# EXERCISE PROMPT:
From the data underneath, reproduce exactly the stretch that begins at the line with "- flies at night: yes" and ends after the line with "- flight-log audit".

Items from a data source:
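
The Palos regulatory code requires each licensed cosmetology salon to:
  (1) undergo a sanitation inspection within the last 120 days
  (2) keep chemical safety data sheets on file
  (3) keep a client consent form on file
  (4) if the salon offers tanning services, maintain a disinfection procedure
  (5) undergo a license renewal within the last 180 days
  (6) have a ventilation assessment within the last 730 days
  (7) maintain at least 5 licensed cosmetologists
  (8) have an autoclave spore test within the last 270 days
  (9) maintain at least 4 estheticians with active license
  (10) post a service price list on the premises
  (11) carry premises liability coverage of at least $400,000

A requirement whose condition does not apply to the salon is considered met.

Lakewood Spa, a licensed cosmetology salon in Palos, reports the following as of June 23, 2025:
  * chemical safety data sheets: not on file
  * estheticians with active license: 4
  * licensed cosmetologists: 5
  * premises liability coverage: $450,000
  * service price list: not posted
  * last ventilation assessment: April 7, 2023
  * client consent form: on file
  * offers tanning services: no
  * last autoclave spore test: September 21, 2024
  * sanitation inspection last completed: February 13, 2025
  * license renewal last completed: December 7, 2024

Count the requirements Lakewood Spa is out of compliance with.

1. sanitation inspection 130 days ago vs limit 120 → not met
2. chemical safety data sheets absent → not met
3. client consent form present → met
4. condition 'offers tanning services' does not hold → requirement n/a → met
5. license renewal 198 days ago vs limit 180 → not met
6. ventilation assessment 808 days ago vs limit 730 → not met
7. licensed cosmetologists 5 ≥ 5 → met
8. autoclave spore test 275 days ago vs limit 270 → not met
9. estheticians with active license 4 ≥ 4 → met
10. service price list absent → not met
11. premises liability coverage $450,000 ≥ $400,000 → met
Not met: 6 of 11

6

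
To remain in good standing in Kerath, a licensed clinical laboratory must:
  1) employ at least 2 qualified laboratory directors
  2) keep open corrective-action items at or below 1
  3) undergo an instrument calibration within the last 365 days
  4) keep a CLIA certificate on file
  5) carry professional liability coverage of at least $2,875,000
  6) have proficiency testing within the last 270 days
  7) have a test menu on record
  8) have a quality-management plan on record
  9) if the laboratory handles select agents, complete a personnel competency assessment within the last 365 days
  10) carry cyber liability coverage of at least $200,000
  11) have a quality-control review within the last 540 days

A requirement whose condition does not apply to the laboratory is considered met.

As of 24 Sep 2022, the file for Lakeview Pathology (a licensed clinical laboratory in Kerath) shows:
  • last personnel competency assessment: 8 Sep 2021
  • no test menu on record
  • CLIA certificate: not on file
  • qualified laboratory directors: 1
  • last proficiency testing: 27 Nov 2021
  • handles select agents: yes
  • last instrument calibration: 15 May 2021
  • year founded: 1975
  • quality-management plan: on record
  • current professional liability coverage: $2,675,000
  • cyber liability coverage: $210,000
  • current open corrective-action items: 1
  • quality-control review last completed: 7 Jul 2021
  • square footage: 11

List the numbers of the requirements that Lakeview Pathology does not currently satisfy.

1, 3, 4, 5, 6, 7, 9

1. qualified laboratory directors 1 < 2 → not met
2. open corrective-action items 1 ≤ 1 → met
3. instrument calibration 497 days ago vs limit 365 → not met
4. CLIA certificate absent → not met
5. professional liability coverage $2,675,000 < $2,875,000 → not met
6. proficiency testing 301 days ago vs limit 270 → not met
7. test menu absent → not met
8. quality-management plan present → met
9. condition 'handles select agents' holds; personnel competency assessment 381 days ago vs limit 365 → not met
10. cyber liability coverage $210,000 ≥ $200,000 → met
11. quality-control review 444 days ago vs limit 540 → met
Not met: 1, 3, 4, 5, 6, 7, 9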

---

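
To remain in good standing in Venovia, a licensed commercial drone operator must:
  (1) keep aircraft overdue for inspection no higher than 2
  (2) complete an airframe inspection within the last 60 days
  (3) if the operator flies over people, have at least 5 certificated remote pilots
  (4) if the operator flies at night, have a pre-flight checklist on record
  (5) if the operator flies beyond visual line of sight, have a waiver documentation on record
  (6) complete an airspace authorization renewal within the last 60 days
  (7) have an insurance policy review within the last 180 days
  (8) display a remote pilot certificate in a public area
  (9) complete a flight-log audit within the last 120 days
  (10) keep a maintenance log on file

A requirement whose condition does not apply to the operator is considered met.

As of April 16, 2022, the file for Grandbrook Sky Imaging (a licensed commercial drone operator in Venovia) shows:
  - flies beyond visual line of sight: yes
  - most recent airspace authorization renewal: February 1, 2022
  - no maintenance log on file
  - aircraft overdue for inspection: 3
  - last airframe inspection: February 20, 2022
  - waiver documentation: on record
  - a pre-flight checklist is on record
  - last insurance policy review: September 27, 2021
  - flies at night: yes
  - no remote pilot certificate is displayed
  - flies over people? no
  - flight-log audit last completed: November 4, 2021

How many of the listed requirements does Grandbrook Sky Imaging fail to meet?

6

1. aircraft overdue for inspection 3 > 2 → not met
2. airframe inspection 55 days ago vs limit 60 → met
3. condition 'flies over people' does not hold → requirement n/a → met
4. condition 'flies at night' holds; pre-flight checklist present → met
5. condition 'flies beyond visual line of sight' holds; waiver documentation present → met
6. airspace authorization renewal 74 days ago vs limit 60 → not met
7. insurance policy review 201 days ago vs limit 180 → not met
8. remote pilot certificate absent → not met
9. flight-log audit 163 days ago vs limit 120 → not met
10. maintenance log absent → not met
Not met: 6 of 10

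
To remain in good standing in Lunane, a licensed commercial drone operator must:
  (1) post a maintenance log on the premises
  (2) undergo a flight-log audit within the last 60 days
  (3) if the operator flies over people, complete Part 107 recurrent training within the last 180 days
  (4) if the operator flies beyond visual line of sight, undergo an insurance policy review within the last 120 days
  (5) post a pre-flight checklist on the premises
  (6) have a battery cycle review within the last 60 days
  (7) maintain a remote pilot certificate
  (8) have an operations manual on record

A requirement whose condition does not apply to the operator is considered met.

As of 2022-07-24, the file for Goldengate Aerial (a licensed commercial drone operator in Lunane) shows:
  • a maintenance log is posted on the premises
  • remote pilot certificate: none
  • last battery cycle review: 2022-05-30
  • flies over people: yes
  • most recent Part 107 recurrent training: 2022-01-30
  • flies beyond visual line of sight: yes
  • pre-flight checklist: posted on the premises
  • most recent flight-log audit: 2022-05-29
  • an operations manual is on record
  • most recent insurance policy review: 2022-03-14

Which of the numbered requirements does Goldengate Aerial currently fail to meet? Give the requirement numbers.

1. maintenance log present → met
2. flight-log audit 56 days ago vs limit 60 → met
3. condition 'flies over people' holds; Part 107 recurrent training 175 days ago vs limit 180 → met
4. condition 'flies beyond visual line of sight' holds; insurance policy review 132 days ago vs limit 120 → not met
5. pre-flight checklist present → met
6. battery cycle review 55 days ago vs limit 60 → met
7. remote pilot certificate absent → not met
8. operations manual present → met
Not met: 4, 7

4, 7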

# EXERCISE RESPONSE:
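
  - flies at night: yes
  - no remote pilot certificate is displayed
  - flies over people? no
  - flight-log audit last completed: November 4, 2021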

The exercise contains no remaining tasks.